THE PROBLEM
The listing below needs to be copied in full, exactly.

┏━━

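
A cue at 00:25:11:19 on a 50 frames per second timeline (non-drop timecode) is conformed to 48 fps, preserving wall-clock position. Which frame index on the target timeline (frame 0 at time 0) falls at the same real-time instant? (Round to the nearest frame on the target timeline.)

Source frame index: (0×3600 + 25×60 + 11) × 50 + 19 = 75569.
Real time: 75569 / (50) = 75569/50 s.
Target frame: (75569/50) × (48) = 1813656/25 ≈ 72546.240 → 72546.

frame 72546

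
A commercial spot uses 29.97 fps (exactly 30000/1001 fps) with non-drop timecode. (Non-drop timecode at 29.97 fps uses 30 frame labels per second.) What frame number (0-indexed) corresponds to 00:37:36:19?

Total seconds to the label: (0 × 3600 + 37 × 60 + 36) = 2256.
Frame index = 2256 × 30 + 19 = 67699.

67699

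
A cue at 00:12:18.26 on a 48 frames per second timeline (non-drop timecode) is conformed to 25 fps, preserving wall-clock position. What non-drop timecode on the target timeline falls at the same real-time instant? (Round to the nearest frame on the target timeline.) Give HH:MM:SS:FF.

00:12:18:14

Source frame index: (0×3600 + 12×60 + 18) × 48 + 26 = 35450.
Real time: 35450 / (48) = 17725/24 s.
Target frame: (17725/24) × (25) = 443125/24 ≈ 18463.542 → 18464.
At 25 labels/s: frame 18464 → 00:12:18:14.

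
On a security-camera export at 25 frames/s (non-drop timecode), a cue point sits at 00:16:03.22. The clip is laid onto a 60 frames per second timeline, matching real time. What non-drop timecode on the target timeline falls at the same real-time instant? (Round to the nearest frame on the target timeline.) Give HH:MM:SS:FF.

00:16:03:53

Source frame index: (0×3600 + 16×60 + 3) × 25 + 22 = 24097.
Real time: 24097 / (25) = 24097/25 s.
Target frame: (24097/25) × (60) = 289164/5 ≈ 57832.800 → 57833.
At 60 labels/s: frame 57833 → 00:16:03:53.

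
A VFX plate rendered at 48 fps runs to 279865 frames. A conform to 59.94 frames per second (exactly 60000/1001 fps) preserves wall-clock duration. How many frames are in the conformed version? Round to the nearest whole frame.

Frames at target rate = 279865 × (60000/1001) / (48) = 349831250/1001 ≈ 349481.768.
Nearest whole frame: 349482.

349482 frames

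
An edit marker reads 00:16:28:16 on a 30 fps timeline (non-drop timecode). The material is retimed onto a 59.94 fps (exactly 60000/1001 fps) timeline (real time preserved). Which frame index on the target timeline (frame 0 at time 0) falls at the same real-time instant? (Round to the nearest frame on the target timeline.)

Source frame index: (0×3600 + 16×60 + 28) × 30 + 16 = 29656.
Real time: 29656 / (30) = 14828/15 s.
Target frame: (14828/15) × (60000/1001) = 5392000/91 ≈ 59252.747 → 59253.

frame 59253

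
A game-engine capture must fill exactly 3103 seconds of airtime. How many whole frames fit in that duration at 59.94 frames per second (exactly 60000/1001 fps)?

Frames = 3103 × 60000/1001 = 186180000/1001 ≈ 185994.0060.
Complete frames: 185994.

185994 frames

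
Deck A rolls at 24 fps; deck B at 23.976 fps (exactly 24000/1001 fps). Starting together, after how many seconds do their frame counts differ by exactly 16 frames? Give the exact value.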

┗━━

SOLUTION TO THE PROBLEM
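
A cue at 00:25:11:19 on a 50 frames per second timeline (non-drop timecode) is conformed to 48 fps, preserving wall-clock position. Which frame index on the target timeline (frame 0 at time 0) falls at the same real-time instant? (Round to the nearest frame on the target timeline.)

Source frame index: (0×3600 + 25×60 + 11) × 50 + 19 = 75569.
Real time: 75569 / (50) = 75569/50 s.
Target frame: (75569/50) × (48) = 1813656/25 ≈ 72546.240 → 72546.

frame 72546

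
A commercial spot uses 29.97 fps (exactly 30000/1001 fps) with non-drop timecode. (Non-drop timecode at 29.97 fps uses 30 frame labels per second.) What frame number (0-indexed) corresponds to 00:37:36:19?

Total seconds to the label: (0 × 3600 + 37 × 60 + 36) = 2256.
Frame index = 2256 × 30 + 19 = 67699.

67699

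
A cue at 00:12:18.26 on a 48 frames per second timeline (non-drop timecode) is conformed to 25 fps, preserving wall-clock position. What non-drop timecode on the target timeline falls at the same real-time instant? (Round to the nearest frame on the target timeline.) Give HH:MM:SS:FF.

00:12:18:14

Source frame index: (0×3600 + 12×60 + 18) × 48 + 26 = 35450.
Real time: 35450 / (48) = 17725/24 s.
Target frame: (17725/24) × (25) = 443125/24 ≈ 18463.542 → 18464.
At 25 labels/s: frame 18464 → 00:12:18:14.

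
On a security-camera export at 25 frames/s (non-drop timecode), a cue point sits at 00:16:03.22. The clip is laid onto a 60 frames per second timeline, matching real time. What non-drop timecode on the target timeline falls at the same real-time instant? (Round to the nearest frame on the target timeline.) Give HH:MM:SS:FF.

00:16:03:53

Source frame index: (0×3600 + 16×60 + 3) × 25 + 22 = 24097.
Real time: 24097 / (25) = 24097/25 s.
Target frame: (24097/25) × (60) = 289164/5 ≈ 57832.800 → 57833.
At 60 labels/s: frame 57833 → 00:16:03:53.

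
A VFX plate rendered at 48 fps runs to 279865 frames. A conform to 59.94 frames per second (exactly 60000/1001 fps) preserves wall-clock duration. How many frames are in the conformed version? Round to the nearest whole frame.

Frames at target rate = 279865 × (60000/1001) / (48) = 349831250/1001 ≈ 349481.768.
Nearest whole frame: 349482.

349482 frames

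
An edit marker reads 00:16:28:16 on a 30 fps timeline (non-drop timecode). The material is retimed onto a 59.94 fps (exactly 60000/1001 fps) timeline (real time preserved). Which frame index on the target timeline (frame 0 at time 0) falls at the same real-time instant? (Round to the nearest frame on the target timeline.)

Source frame index: (0×3600 + 16×60 + 28) × 30 + 16 = 29656.
Real time: 29656 / (30) = 14828/15 s.
Target frame: (14828/15) × (60000/1001) = 5392000/91 ≈ 59252.747 → 59253.

frame 59253

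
A game-engine capture must fill exactly 3103 seconds of airtime. How many whole frames fit in that duration at 59.94 frames per second (exactly 60000/1001 fps)?

Frames = 3103 × 60000/1001 = 186180000/1001 ≈ 185994.0060.
Complete frames: 185994.

185994 frames

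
Deck A rolls at 24 fps; deck B at 23.976 fps (exactly 24000/1001 fps). Starting together, after how many seconds do their frame counts differ by exactly 16 frames? Give the exact value.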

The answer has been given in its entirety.